▶ **Stored records**:
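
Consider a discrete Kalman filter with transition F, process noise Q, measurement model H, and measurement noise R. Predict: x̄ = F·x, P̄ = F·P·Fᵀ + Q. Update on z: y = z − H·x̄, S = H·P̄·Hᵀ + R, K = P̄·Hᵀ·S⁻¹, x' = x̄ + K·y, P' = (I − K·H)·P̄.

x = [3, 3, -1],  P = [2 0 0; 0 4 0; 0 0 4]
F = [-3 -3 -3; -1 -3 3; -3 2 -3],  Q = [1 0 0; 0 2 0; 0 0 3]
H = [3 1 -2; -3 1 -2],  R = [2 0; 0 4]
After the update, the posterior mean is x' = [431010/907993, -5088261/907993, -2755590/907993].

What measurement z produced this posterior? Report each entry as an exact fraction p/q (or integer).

x̄ = F·x = [-15, -15, 0]
P̄ = F·P·Fᵀ + Q = [91 6 30; 6 76 -54; 30 -54 73]
S = H·P̄·Hᵀ + R = [1081 -235; -235 1731]
K = P̄·Hᵀ·S⁻¹ = [151122/907993 -3213/19319; 194336/907993 2414/19319; -129280/907993 -3610/19319]
x' − x̄ = [14050905/907993, 8531634/907993, -2755590/907993] = K·y
y = (KᵀK)⁻¹·Kᵀ·(x' − x̄) = [62, -31]
z = y + H·x̄ = [62, -31] + [-60, 30] = [2, -1]

z = [2, -1]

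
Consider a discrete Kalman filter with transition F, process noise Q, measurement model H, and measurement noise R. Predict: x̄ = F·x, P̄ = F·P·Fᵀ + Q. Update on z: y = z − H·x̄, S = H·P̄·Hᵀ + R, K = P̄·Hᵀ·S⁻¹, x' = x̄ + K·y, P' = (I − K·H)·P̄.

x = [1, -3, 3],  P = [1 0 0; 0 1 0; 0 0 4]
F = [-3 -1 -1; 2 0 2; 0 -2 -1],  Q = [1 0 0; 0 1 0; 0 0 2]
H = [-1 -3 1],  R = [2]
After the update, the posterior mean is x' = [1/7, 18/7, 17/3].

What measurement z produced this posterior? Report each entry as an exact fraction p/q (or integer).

x̄ = F·x = [-3, 8, 3]
P̄ = F·P·Fᵀ + Q = [15 -14 6; -14 21 -8; 6 -8 10]
S = H·P̄·Hᵀ + R = [168]
K = P̄·Hᵀ·S⁻¹ = [11/56; -19/56; 1/6]
x' − x̄ = [22/7, -38/7, 8/3] = K·y
y = (KᵀK)⁻¹·Kᵀ·(x' − x̄) = [16]
z = y + H·x̄ = [16] + [-18] = [-2]

z = [-2]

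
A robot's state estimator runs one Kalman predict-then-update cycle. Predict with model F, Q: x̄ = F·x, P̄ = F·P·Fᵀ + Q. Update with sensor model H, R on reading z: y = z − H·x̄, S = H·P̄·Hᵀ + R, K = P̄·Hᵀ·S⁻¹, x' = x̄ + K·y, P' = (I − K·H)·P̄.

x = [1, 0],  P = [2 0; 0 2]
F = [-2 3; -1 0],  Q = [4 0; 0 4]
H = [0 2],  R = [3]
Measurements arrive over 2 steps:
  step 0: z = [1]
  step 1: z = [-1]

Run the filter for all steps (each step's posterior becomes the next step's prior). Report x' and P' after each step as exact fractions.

step 0: x' = [-10/9, 1/3], P' = [746/27 4/9; 4/9 2/3]
step 1: x' = [145/269, -1618/3497], P' = [6826/269 336/269; 336/269 2562/3497]

step 0: x̄ = F·x = [-2, -1]
step 0: P̄ = F·P·Fᵀ + Q = [30 4; 4 6]
step 0: y = z − H·x̄ = [3]
step 0: S = H·P̄·Hᵀ + R = [27]
step 0: K = P̄·Hᵀ·S⁻¹ = [8/27; 4/9]
step 0: x' = x̄ + K·y = [-10/9, 1/3]
step 0: P' = (I − K·H)·P̄ = [746/27 4/9; 4/9 2/3]
step 1: x̄ = F·x = [29/9, 10/9]
step 1: P̄ = F·P·Fᵀ + Q = [3110/27 1456/27; 1456/27 854/27]
step 1: y = z − H·x̄ = [-29/9]
step 1: S = H·P̄·Hᵀ + R = [3497/27]
step 1: K = P̄·Hᵀ·S⁻¹ = [224/269; 1708/3497]
step 1: x' = x̄ + K·y = [145/269, -1618/3497]
step 1: P' = (I − K·H)·P̄ = [6826/269 336/269; 336/269 2562/3497]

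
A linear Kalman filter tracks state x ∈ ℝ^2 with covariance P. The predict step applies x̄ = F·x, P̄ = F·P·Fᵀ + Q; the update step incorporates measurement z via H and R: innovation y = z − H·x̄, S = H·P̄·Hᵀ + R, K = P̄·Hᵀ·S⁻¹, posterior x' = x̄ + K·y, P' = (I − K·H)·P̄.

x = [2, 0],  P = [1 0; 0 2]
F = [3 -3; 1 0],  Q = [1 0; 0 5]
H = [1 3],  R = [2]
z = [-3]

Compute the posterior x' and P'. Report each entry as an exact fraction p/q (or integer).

x̄ = F·x = [6, 2]
P̄ = F·P·Fᵀ + Q = [28 3; 3 6]
y = z − H·x̄ = [-15]
S = H·P̄·Hᵀ + R = [102]
K = P̄·Hᵀ·S⁻¹ = [37/102; 7/34]
x' = x̄ + K·y = [19/34, -37/34]
P' = (I − K·H)·P̄ = [1487/102 -157/34; -157/34 57/34]

x' = [19/34, -37/34]
P' = [1487/102 -157/34; -157/34 57/34]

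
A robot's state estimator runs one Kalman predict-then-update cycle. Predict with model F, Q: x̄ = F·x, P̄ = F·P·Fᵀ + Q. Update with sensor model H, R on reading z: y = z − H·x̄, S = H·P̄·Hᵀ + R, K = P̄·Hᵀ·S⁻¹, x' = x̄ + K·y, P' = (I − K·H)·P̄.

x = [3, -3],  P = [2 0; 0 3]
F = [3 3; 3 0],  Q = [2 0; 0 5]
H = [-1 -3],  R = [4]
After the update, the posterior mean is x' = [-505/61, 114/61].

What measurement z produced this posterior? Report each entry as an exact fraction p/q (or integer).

z = [3]

x̄ = F·x = [0, 9]
P̄ = F·P·Fᵀ + Q = [47 18; 18 23]
S = H·P̄·Hᵀ + R = [366]
K = P̄·Hᵀ·S⁻¹ = [-101/366; -29/122]
x' − x̄ = [-505/61, -435/61] = K·y
y = (KᵀK)⁻¹·Kᵀ·(x' − x̄) = [30]
z = y + H·x̄ = [30] + [-27] = [3]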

▶ **HOW TO COMPLETE THIS TASK**: Which lines in the records above contain the string "mean"? Copy them.

▶ **SOLVED EXERCISE**:
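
After the update, the posterior mean is x' = [431010/907993, -5088261/907993, -2755590/907993].
After the update, the posterior mean is x' = [1/7, 18/7, 17/3].
After the update, the posterior mean is x' = [-505/61, 114/61].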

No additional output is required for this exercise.